Problem requirements.
Down to the last line, repeat the data below exactly.

(Collected data)
☆ ☆ ☆ ☆
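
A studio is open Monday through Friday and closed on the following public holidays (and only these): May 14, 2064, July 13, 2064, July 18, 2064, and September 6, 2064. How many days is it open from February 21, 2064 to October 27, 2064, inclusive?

176 business days

February 21, 2064 is a Thursday.
The range spans 250 days (inclusive of both endpoints).
250 = 7 × 35 + 5, so there are 35 full weeks plus 5 extra days.
Each full week contributes 5 weekdays (Mon–Fri): 35 × 5 = 175.
The 5 extra days are Thu, Fri, Sat, Sun, Mon — 3 of them qualify.
Total: 175 + 3 = 178.
Holidays: May 14, 2064 (Wed); July 13, 2064 (Sun); July 18, 2064 (Fri); September 6, 2064 (Sat).
2 of the 4 holidays fall on weekdays; the rest are weekends and were already excluded.
Business days: 178 − 2 = 176.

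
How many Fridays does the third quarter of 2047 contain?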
☆ ☆ ☆ ☆
Output for this task.
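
A studio is open Monday through Friday and closed on the following public holidays (and only these): May 14, 2064, July 13, 2064, July 18, 2064, and September 6, 2064. How many days is it open from February 21, 2064 to October 27, 2064, inclusive?

176 business days

February 21, 2064 is a Thursday.
The range spans 250 days (inclusive of both endpoints).
250 = 7 × 35 + 5, so there are 35 full weeks plus 5 extra days.
Each full week contributes 5 weekdays (Mon–Fri): 35 × 5 = 175.
The 5 extra days are Thu, Fri, Sat, Sun, Mon — 3 of them qualify.
Total: 175 + 3 = 178.
Holidays: May 14, 2064 (Wed); July 13, 2064 (Sun); July 18, 2064 (Fri); September 6, 2064 (Sat).
2 of the 4 holidays fall on weekdays; the rest are weekends and were already excluded.
Business days: 178 − 2 = 176.

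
How many Fridays does the third quarter of 2047 contain?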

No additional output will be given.